> **Your objective**
Every record below is to be reproduced exactly.

> **Provided data**
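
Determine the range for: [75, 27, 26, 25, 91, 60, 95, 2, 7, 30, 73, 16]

93

Step 1: Identify the maximum value: max = 95
Step 2: Identify the minimum value: min = 2
Step 3: Range = max - min = 95 - 2 = 93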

> **Written response**
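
Determine the range for: [75, 27, 26, 25, 91, 60, 95, 2, 7, 30, 73, 16]

93

Step 1: Identify the maximum value: max = 95
Step 2: Identify the minimum value: min = 2
Step 3: Range = max - min = 95 - 2 = 93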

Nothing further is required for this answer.